(Stored data entries)
****

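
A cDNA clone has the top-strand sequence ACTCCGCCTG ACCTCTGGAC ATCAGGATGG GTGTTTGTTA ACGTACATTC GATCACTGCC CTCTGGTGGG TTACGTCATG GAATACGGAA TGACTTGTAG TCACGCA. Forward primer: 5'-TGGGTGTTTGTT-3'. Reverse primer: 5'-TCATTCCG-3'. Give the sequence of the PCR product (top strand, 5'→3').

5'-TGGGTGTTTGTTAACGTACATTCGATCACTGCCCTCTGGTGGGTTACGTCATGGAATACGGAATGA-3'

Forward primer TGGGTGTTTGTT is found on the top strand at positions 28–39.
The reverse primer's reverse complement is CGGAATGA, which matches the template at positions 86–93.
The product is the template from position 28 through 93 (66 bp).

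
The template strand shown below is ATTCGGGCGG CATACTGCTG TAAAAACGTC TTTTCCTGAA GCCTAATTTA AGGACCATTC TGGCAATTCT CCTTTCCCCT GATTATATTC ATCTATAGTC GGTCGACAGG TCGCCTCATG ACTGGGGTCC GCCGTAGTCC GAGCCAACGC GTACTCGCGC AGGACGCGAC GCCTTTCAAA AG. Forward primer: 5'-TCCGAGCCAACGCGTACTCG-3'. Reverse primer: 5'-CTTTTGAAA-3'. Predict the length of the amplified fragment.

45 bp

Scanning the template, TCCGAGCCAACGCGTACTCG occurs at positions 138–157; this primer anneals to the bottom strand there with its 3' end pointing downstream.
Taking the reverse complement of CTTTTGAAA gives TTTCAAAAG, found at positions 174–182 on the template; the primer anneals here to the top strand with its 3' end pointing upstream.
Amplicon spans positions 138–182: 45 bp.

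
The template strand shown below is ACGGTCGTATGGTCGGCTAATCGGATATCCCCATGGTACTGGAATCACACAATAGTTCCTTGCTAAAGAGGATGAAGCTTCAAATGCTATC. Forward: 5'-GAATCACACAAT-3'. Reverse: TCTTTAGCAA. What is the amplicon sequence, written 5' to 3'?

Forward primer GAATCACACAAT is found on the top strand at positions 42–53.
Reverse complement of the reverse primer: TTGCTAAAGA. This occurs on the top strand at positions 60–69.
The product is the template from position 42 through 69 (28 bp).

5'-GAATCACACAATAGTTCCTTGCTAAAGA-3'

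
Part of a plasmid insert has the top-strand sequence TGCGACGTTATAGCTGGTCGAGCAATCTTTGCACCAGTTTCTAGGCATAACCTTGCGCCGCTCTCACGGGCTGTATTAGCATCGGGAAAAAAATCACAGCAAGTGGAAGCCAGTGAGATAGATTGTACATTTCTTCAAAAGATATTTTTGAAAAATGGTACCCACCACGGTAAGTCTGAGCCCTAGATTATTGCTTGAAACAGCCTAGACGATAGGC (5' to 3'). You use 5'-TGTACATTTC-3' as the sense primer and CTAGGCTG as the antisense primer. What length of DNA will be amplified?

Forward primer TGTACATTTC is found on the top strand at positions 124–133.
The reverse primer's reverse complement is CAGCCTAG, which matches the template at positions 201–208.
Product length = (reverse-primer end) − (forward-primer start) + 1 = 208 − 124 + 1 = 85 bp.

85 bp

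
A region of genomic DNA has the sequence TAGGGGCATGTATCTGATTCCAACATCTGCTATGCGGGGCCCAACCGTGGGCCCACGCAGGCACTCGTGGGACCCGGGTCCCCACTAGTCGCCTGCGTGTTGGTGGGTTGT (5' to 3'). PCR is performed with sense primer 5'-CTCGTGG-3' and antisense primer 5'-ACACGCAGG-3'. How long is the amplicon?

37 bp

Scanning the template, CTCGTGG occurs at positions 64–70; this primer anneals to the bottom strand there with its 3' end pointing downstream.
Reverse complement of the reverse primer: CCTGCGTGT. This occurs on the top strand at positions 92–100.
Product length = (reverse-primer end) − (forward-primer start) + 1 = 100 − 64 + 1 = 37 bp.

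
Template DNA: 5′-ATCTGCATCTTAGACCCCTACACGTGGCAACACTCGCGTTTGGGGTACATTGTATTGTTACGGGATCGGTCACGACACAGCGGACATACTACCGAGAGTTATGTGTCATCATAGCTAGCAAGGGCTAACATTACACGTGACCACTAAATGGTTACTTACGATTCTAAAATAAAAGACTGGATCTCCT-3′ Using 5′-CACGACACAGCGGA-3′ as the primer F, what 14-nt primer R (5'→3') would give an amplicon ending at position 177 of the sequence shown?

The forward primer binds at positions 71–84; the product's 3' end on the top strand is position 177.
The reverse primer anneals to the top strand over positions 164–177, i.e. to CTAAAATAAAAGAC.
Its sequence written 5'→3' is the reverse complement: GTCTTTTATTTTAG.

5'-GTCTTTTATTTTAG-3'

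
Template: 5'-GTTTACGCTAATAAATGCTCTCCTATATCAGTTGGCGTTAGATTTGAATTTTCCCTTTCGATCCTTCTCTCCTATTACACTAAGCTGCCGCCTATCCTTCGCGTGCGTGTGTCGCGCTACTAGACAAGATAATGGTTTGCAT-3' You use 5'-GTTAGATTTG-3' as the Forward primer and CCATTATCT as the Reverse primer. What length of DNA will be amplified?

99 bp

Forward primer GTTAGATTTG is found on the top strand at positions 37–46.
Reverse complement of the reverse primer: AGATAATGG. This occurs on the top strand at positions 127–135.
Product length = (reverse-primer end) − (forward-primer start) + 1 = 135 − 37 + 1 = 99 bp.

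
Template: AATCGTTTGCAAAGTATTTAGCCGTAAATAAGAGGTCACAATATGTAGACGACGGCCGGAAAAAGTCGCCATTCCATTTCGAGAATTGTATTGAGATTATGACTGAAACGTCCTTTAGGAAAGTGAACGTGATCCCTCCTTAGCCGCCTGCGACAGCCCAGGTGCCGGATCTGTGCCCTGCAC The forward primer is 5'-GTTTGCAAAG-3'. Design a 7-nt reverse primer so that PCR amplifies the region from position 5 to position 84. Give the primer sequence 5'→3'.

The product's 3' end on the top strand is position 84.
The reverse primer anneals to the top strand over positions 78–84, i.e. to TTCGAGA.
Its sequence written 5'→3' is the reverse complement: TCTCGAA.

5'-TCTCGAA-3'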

****

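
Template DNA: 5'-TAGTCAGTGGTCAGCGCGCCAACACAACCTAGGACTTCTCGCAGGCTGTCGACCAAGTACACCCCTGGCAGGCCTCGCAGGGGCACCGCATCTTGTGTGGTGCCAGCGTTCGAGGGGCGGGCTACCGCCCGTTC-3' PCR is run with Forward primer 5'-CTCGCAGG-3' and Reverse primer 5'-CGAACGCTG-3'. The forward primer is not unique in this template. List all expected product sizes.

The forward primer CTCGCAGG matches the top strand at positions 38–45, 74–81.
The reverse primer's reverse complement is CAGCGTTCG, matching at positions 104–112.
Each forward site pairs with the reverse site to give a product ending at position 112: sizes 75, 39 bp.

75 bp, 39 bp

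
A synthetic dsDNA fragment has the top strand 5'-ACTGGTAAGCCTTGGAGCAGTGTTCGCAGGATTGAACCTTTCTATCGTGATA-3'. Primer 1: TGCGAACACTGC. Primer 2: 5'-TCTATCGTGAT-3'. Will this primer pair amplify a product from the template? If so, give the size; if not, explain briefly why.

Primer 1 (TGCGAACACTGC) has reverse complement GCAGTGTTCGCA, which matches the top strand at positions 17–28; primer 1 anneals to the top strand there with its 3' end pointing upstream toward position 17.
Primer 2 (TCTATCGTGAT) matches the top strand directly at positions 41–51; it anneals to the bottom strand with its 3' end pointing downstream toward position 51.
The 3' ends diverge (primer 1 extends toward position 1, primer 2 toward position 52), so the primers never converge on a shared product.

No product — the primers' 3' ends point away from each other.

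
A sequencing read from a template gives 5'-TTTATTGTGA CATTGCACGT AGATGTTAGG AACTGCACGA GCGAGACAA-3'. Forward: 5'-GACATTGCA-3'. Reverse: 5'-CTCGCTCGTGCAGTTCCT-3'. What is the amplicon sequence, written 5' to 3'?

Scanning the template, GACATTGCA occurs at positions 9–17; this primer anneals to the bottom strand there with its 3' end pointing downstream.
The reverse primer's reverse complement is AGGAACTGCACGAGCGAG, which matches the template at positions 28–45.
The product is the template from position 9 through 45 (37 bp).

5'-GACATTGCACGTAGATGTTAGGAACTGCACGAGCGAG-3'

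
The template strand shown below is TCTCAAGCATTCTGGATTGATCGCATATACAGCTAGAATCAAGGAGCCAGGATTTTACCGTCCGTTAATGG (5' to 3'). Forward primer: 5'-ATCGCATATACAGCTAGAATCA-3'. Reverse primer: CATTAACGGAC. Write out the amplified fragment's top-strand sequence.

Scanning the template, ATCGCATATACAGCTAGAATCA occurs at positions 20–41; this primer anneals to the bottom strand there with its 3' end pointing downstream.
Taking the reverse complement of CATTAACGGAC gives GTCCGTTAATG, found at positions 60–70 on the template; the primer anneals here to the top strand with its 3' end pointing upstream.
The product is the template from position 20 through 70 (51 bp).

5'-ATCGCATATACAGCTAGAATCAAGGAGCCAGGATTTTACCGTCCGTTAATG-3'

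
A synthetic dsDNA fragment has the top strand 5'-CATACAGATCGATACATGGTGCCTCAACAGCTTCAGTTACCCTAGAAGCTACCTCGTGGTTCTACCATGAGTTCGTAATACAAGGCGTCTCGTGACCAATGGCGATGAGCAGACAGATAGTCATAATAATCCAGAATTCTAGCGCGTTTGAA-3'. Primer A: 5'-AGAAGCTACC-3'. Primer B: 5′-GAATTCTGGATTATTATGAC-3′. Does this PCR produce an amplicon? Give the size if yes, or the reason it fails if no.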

****

For this exercise, repeat exactly the lines of the data above from the one with "fragment's top-strand sequence." down to the one with "fails if no.", both end lines included.

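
The template strand shown below is TCTCAAGCATTCTGGATTGATCGCATATACAGCTAGAATCAAGGAGCCAGGATTTTACCGTCCGTTAATGG (5' to 3'). Forward primer: 5'-ATCGCATATACAGCTAGAATCA-3'. Reverse primer: CATTAACGGAC. Write out the amplified fragment's top-strand sequence.

Scanning the template, ATCGCATATACAGCTAGAATCA occurs at positions 20–41; this primer anneals to the bottom strand there with its 3' end pointing downstream.
Taking the reverse complement of CATTAACGGAC gives GTCCGTTAATG, found at positions 60–70 on the template; the primer anneals here to the top strand with its 3' end pointing upstream.
The product is the template from position 20 through 70 (51 bp).

5'-ATCGCATATACAGCTAGAATCAAGGAGCCAGGATTTTACCGTCCGTTAATG-3'

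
A synthetic dsDNA fragment has the top strand 5'-CATACAGATCGATACATGGTGCCTCAACAGCTTCAGTTACCCTAGAAGCTACCTCGTGGTTCTACCATGAGTTCGTAATACAAGGCGTCTCGTGACCAATGGCGATGAGCAGACAGATAGTCATAATAATCCAGAATTCTAGCGCGTTTGAA-3'. Primer A: 5'-AGAAGCTACC-3'. Primer B: 5′-GAATTCTGGATTATTATGAC-3′. Does this PCR produce an amplicon? Give the size if yes, or the reason it fails if no.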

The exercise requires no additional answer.